BEGIN
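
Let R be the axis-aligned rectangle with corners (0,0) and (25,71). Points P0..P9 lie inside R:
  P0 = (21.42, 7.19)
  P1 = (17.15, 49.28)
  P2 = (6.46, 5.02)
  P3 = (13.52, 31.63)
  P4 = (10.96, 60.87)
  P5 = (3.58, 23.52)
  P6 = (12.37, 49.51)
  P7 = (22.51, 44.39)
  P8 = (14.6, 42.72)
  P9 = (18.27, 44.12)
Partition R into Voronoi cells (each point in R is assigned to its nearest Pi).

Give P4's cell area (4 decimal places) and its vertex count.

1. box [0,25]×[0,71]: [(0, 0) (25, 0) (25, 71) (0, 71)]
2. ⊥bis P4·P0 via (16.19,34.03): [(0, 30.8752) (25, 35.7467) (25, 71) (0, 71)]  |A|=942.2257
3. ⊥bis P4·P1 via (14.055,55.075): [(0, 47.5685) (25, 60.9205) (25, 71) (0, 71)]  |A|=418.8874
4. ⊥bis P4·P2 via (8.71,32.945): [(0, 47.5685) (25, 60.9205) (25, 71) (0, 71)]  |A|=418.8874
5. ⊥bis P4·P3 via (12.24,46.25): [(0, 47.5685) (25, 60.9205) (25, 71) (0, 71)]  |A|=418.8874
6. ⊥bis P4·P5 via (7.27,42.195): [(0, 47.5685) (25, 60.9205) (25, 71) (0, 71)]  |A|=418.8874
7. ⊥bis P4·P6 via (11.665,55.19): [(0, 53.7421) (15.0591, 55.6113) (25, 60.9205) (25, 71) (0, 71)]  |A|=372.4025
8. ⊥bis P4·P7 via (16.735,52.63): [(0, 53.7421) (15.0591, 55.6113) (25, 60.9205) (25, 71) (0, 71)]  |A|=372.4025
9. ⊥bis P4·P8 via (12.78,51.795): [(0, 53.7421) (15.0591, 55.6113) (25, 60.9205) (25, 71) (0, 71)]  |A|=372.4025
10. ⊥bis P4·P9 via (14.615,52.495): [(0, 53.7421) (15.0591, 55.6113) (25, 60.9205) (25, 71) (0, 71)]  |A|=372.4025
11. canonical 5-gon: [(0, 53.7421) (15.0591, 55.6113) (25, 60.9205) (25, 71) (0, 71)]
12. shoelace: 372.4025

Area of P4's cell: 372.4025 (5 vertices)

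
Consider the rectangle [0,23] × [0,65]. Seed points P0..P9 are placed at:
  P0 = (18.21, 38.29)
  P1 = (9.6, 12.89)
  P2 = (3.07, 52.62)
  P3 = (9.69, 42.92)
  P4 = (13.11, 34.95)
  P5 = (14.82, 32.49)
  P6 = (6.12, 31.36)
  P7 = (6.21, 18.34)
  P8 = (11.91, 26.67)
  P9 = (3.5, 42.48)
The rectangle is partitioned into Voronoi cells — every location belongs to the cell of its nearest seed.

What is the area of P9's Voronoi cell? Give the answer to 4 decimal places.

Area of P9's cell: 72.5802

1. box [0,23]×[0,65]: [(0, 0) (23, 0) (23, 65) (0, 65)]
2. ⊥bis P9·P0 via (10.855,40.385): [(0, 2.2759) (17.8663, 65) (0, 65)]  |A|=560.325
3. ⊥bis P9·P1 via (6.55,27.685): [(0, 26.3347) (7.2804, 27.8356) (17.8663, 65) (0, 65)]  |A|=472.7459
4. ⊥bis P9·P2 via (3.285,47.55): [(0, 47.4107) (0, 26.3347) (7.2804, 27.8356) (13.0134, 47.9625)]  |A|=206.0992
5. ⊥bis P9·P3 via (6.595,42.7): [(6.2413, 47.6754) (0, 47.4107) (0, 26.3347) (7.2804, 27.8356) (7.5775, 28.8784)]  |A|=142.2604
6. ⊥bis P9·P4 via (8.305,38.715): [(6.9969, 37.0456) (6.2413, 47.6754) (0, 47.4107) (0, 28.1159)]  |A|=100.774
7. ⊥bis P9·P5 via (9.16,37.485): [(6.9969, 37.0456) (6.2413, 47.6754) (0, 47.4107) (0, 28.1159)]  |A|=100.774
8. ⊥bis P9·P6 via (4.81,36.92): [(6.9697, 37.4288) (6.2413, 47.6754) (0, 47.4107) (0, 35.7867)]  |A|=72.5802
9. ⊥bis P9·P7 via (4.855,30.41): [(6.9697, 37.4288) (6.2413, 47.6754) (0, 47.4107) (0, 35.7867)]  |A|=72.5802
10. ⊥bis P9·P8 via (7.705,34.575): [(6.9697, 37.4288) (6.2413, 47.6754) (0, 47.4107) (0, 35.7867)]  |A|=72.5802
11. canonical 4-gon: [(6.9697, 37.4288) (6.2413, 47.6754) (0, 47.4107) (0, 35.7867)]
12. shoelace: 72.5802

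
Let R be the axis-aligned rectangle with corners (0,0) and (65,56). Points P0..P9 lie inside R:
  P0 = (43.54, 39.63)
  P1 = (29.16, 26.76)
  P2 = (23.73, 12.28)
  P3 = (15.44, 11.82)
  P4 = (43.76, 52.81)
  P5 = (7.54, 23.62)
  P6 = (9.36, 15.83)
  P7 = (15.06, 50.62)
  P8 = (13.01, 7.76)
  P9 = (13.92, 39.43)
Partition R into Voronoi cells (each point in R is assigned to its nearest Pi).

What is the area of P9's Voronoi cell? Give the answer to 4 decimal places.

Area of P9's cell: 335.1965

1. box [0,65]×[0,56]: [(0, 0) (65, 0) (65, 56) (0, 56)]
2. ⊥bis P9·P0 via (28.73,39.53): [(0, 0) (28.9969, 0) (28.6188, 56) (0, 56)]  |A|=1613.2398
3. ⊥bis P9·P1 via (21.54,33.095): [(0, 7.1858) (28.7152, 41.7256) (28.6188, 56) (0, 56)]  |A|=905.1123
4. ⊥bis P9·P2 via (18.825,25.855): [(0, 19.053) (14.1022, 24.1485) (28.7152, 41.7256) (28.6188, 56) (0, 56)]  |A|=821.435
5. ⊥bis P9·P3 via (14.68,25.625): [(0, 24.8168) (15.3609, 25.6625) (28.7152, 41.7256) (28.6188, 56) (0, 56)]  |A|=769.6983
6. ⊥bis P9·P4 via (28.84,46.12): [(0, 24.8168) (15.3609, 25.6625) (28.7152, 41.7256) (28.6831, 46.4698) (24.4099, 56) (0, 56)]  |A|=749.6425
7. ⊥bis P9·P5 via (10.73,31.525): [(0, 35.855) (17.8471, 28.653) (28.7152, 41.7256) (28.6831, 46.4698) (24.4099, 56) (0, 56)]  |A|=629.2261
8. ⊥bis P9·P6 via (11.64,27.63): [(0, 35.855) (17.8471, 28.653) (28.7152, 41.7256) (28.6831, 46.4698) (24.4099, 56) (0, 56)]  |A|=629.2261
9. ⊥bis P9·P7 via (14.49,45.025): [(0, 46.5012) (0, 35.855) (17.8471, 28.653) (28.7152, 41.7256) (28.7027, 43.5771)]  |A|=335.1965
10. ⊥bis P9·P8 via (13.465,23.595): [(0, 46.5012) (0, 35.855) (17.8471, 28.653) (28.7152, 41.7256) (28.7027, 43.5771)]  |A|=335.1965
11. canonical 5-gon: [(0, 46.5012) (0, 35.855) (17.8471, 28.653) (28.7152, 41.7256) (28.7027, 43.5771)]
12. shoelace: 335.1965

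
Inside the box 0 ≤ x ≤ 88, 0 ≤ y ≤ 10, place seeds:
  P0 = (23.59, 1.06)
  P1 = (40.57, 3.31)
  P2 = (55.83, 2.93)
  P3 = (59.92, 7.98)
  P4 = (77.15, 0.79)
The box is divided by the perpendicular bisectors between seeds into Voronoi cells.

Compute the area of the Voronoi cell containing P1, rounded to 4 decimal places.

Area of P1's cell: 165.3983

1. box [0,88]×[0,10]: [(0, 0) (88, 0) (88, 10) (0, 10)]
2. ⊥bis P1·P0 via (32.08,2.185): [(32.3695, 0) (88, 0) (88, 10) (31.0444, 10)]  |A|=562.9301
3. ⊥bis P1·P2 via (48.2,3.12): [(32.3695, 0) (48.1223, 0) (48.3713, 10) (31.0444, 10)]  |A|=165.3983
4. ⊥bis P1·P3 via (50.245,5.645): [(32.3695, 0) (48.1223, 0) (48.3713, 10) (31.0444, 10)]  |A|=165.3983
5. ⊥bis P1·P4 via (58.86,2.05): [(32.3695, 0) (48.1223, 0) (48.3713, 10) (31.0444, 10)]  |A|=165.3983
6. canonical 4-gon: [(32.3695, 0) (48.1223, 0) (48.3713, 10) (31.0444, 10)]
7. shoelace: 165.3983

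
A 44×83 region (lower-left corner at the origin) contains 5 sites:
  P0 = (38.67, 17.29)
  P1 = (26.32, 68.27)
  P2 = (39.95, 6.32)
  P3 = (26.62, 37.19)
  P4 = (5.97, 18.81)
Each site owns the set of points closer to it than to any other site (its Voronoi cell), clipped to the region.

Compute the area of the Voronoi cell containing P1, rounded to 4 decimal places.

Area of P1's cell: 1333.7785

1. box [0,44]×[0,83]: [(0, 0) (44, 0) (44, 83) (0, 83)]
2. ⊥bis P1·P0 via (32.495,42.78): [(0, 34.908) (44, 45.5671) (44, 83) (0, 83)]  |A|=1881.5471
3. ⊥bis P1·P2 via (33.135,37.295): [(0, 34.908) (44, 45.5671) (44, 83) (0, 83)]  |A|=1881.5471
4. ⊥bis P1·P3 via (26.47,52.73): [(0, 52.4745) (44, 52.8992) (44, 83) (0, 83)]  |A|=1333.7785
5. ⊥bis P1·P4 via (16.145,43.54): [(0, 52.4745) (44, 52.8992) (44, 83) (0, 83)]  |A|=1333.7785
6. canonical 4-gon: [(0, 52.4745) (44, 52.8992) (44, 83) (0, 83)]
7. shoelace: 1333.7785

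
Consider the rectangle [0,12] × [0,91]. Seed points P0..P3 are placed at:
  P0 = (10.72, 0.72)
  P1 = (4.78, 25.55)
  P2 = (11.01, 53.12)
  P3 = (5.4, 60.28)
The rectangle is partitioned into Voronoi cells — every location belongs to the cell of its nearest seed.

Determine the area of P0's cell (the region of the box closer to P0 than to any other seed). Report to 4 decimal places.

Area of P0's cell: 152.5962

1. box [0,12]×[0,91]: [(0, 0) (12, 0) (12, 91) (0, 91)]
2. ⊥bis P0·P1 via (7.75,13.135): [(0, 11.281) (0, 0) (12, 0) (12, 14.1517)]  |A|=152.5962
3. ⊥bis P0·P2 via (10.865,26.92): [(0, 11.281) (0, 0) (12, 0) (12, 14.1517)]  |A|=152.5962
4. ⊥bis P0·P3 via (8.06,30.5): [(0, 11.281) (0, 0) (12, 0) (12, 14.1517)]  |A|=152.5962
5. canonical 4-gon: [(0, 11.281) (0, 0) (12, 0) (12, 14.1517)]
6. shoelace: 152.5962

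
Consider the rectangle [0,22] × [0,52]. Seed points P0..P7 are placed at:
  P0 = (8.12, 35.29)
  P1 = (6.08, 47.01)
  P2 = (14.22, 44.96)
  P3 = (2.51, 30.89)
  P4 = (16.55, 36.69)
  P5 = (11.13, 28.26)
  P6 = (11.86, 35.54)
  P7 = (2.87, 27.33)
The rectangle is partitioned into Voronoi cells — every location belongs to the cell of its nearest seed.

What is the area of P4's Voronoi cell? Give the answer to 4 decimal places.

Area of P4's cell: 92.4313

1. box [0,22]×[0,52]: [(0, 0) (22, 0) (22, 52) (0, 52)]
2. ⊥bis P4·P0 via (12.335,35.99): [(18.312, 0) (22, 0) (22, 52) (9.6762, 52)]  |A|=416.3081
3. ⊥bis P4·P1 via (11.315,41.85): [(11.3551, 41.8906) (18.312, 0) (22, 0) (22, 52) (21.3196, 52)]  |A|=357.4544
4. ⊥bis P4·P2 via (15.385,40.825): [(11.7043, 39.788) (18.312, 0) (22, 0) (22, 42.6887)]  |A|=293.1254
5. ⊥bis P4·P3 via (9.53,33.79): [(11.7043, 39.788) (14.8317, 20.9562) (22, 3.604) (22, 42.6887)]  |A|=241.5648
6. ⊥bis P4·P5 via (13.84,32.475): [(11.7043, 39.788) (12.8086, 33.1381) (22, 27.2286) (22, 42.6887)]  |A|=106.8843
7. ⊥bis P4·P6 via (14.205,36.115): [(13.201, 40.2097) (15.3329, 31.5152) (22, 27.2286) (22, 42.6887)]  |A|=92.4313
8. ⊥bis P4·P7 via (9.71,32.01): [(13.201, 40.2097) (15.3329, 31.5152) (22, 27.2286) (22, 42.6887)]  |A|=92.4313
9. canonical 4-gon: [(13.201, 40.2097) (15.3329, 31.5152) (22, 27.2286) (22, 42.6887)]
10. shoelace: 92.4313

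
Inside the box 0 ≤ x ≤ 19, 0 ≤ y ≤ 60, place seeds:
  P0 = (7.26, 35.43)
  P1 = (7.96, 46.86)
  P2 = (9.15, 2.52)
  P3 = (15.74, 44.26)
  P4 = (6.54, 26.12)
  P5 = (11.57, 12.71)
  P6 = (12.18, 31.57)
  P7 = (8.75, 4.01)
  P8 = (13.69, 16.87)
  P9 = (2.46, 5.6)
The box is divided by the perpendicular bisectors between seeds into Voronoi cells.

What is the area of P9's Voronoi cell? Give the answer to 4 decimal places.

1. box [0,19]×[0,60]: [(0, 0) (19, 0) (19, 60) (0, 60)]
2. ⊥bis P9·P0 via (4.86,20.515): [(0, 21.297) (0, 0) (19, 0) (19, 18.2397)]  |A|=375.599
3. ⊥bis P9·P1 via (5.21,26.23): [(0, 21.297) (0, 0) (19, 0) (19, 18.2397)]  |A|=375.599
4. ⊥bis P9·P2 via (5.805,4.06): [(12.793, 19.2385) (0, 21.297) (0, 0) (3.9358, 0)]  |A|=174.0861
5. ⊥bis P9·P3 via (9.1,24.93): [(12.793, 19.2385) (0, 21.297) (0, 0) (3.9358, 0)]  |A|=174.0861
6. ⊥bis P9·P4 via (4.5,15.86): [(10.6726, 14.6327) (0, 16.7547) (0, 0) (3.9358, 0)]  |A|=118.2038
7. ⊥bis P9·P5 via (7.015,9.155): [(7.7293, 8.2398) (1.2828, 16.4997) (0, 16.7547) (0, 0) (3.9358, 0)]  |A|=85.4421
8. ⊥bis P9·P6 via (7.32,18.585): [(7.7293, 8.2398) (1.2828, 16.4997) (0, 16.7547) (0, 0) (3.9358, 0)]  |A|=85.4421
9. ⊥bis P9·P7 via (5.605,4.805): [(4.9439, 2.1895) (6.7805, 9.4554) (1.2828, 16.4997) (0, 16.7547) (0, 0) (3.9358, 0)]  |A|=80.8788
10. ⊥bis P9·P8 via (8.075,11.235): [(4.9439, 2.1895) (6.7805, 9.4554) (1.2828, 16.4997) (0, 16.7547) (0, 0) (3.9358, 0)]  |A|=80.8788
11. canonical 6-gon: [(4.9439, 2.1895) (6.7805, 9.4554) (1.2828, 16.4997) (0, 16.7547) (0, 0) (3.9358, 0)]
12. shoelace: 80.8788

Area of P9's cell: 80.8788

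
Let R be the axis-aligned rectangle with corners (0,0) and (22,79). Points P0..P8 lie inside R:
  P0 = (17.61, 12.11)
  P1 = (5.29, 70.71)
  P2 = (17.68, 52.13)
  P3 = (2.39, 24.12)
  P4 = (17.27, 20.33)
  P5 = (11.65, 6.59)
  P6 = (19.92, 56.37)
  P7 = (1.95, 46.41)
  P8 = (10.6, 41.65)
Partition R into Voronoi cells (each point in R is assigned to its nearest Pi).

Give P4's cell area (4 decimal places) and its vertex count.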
END
▸ **What you have to do**
Send back exactly the lines of the listing above starting at the one with "P5 = (14.82, 32.49)" and ending at the one with "P0 = (43.54, 39.63)", inclusive, and no others.

▸ **Solution to this task**
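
  P5 = (14.82, 32.49)
  P6 = (6.12, 31.36)
  P7 = (6.21, 18.34)
  P8 = (11.91, 26.67)
  P9 = (3.5, 42.48)
The rectangle is partitioned into Voronoi cells — every location belongs to the cell of its nearest seed.

What is the area of P9's Voronoi cell? Give the answer to 4 decimal places.

Area of P9's cell: 72.5802

1. box [0,23]×[0,65]: [(0, 0) (23, 0) (23, 65) (0, 65)]
2. ⊥bis P9·P0 via (10.855,40.385): [(0, 2.2759) (17.8663, 65) (0, 65)]  |A|=560.325
3. ⊥bis P9·P1 via (6.55,27.685): [(0, 26.3347) (7.2804, 27.8356) (17.8663, 65) (0, 65)]  |A|=472.7459
4. ⊥bis P9·P2 via (3.285,47.55): [(0, 47.4107) (0, 26.3347) (7.2804, 27.8356) (13.0134, 47.9625)]  |A|=206.0992
5. ⊥bis P9·P3 via (6.595,42.7): [(6.2413, 47.6754) (0, 47.4107) (0, 26.3347) (7.2804, 27.8356) (7.5775, 28.8784)]  |A|=142.2604
6. ⊥bis P9·P4 via (8.305,38.715): [(6.9969, 37.0456) (6.2413, 47.6754) (0, 47.4107) (0, 28.1159)]  |A|=100.774
7. ⊥bis P9·P5 via (9.16,37.485): [(6.9969, 37.0456) (6.2413, 47.6754) (0, 47.4107) (0, 28.1159)]  |A|=100.774
8. ⊥bis P9·P6 via (4.81,36.92): [(6.9697, 37.4288) (6.2413, 47.6754) (0, 47.4107) (0, 35.7867)]  |A|=72.5802
9. ⊥bis P9·P7 via (4.855,30.41): [(6.9697, 37.4288) (6.2413, 47.6754) (0, 47.4107) (0, 35.7867)]  |A|=72.5802
10. ⊥bis P9·P8 via (7.705,34.575): [(6.9697, 37.4288) (6.2413, 47.6754) (0, 47.4107) (0, 35.7867)]  |A|=72.5802
11. canonical 4-gon: [(6.9697, 37.4288) (6.2413, 47.6754) (0, 47.4107) (0, 35.7867)]
12. shoelace: 72.5802

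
Let R be the axis-aligned rectangle with corners (0,0) and (65,56). Points P0..P9 lie inside R:
  P0 = (43.54, 39.63)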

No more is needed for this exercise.